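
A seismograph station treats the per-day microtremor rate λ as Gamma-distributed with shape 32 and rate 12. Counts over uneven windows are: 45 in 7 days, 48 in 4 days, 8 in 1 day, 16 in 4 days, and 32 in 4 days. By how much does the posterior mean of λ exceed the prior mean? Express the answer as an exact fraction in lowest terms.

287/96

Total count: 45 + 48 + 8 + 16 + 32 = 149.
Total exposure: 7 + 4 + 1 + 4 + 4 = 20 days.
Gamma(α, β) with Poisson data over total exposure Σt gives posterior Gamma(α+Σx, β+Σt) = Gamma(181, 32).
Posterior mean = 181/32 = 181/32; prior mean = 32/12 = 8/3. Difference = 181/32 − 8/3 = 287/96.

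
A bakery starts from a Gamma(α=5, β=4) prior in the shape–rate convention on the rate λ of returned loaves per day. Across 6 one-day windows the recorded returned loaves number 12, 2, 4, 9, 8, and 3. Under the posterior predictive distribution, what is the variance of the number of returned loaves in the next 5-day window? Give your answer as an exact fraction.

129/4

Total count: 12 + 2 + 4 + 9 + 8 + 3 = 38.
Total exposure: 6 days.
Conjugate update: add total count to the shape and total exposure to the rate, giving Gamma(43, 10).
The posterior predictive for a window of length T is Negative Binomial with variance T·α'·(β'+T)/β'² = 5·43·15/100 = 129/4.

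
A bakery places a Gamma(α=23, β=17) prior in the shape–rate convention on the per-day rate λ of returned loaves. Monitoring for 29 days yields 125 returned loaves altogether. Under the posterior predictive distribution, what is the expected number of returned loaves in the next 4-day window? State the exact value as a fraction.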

□ □ □ □

## [Problem to solve]
Output the listing above in its entirety, exactly as given.

## [Response to the exercise]
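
A seismograph station treats the per-day microtremor rate λ as Gamma-distributed with shape 32 and rate 12. Counts over uneven windows are: 45 in 7 days, 48 in 4 days, 8 in 1 day, 16 in 4 days, and 32 in 4 days. By how much does the posterior mean of λ exceed the prior mean? Express the answer as an exact fraction in lowest terms.

287/96

Total count: 45 + 48 + 8 + 16 + 32 = 149.
Total exposure: 7 + 4 + 1 + 4 + 4 = 20 days.
Gamma(α, β) with Poisson data over total exposure Σt gives posterior Gamma(α+Σx, β+Σt) = Gamma(181, 32).
Posterior mean = 181/32 = 181/32; prior mean = 32/12 = 8/3. Difference = 181/32 − 8/3 = 287/96.

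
A bakery starts from a Gamma(α=5, β=4) prior in the shape–rate convention on the rate λ of returned loaves per day. Across 6 one-day windows the recorded returned loaves number 12, 2, 4, 9, 8, and 3. Under the posterior predictive distribution, what is the variance of the number of returned loaves in the next 5-day window? Give your answer as an exact fraction.

129/4

Total count: 12 + 2 + 4 + 9 + 8 + 3 = 38.
Total exposure: 6 days.
Conjugate update: add total count to the shape and total exposure to the rate, giving Gamma(43, 10).
The posterior predictive for a window of length T is Negative Binomial with variance T·α'·(β'+T)/β'² = 5·43·15/100 = 129/4.

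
A bakery places a Gamma(α=23, β=17) prior in the shape–rate convention on the per-day rate λ of returned loaves. Monitoring for 29 days yields 125 returned loaves altogether. Under the posterior predictive distribution, what is the expected number of returned loaves in the next 4-day window? State the exact value as a fraction.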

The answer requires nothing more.